Required work — Would you please write out every record exactly?

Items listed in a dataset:
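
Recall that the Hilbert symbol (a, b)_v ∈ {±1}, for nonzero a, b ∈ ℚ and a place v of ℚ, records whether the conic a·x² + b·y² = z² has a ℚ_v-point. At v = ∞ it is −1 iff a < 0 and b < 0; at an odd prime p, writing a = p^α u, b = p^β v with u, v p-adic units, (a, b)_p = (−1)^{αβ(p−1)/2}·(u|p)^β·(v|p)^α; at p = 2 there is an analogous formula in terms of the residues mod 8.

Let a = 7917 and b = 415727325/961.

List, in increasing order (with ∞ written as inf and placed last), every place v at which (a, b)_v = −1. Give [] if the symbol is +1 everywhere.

[7, 13]

(a, b) ≡ (7917, 13) mod (ℚ^×)²; places V = {2, 3, 5, 7, 13, 29, 31, ∞}.
(a,b)_13: α=1, u≡11; β=3, v≡3 (mod 13); (11|13)=-1, (3|13)=+1; sign (−1)^0·-1^3·+1^1 = -1.
(a,b)_2: α=0, β=0; u≡5, v≡5 (mod 8); ε(u)ε(v)=0·0, αω(v)=0·1, βω(u)=0·1; sum ≡ 0  ⇒  +1.
(a,b)_29: α=1, u≡12; β=2, v≡5 (mod 29); (12|29)=-1, (5|29)=+1; sign (−1)^0·-1^2·+1^1 = +1.
(a,b)_7: α=1, u≡4; β=0, v≡3 (mod 7); (4|7)=+1, (3|7)=-1; sign (−1)^0·+1^0·-1^1 = -1.
(a,b)_31: α=0, u≡12; β=-2, v≡27 (mod 31); (12|31)=-1, (27|31)=-1; sign (−1)^0·-1^-2·-1^0 = +1.
(a,b)_∞: sgn(7917)=+, sgn(13)=+, so +1.
(a,b)_5: α=0, u≡2; β=2, v≡3 (mod 5); (2|5)=-1, (3|5)=-1; sign (−1)^0·-1^2·-1^0 = +1.
(a,b)_3: α=1, u≡2; β=2, v≡1 (mod 3); (2|3)=-1, (1|3)=+1; sign (−1)^0·-1^2·+1^1 = +1.
|Ram(7917, 13)| = 2, even; anisotropic at {7, 13}.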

Worked solution —
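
Recall that the Hilbert symbol (a, b)_v ∈ {±1}, for nonzero a, b ∈ ℚ and a place v of ℚ, records whether the conic a·x² + b·y² = z² has a ℚ_v-point. At v = ∞ it is −1 iff a < 0 and b < 0; at an odd prime p, writing a = p^α u, b = p^β v with u, v p-adic units, (a, b)_p = (−1)^{αβ(p−1)/2}·(u|p)^β·(v|p)^α; at p = 2 there is an analogous formula in terms of the residues mod 8.

Let a = 7917 and b = 415727325/961.

List, in increasing order (with ∞ written as inf and placed last), every place v at which (a, b)_v = −1. Give [] if the symbol is +1 everywhere.

[7, 13]

(a, b) ≡ (7917, 13) mod (ℚ^×)²; places V = {2, 3, 5, 7, 13, 29, 31, ∞}.
(a,b)_13: α=1, u≡11; β=3, v≡3 (mod 13); (11|13)=-1, (3|13)=+1; sign (−1)^0·-1^3·+1^1 = -1.
(a,b)_2: α=0, β=0; u≡5, v≡5 (mod 8); ε(u)ε(v)=0·0, αω(v)=0·1, βω(u)=0·1; sum ≡ 0  ⇒  +1.
(a,b)_29: α=1, u≡12; β=2, v≡5 (mod 29); (12|29)=-1, (5|29)=+1; sign (−1)^0·-1^2·+1^1 = +1.
(a,b)_7: α=1, u≡4; β=0, v≡3 (mod 7); (4|7)=+1, (3|7)=-1; sign (−1)^0·+1^0·-1^1 = -1.
(a,b)_31: α=0, u≡12; β=-2, v≡27 (mod 31); (12|31)=-1, (27|31)=-1; sign (−1)^0·-1^-2·-1^0 = +1.
(a,b)_∞: sgn(7917)=+, sgn(13)=+, so +1.
(a,b)_5: α=0, u≡2; β=2, v≡3 (mod 5); (2|5)=-1, (3|5)=-1; sign (−1)^0·-1^2·-1^0 = +1.
(a,b)_3: α=1, u≡2; β=2, v≡1 (mod 3); (2|3)=-1, (1|3)=+1; sign (−1)^0·-1^2·+1^1 = +1.
|Ram(7917, 13)| = 2, even; anisotropic at {7, 13}.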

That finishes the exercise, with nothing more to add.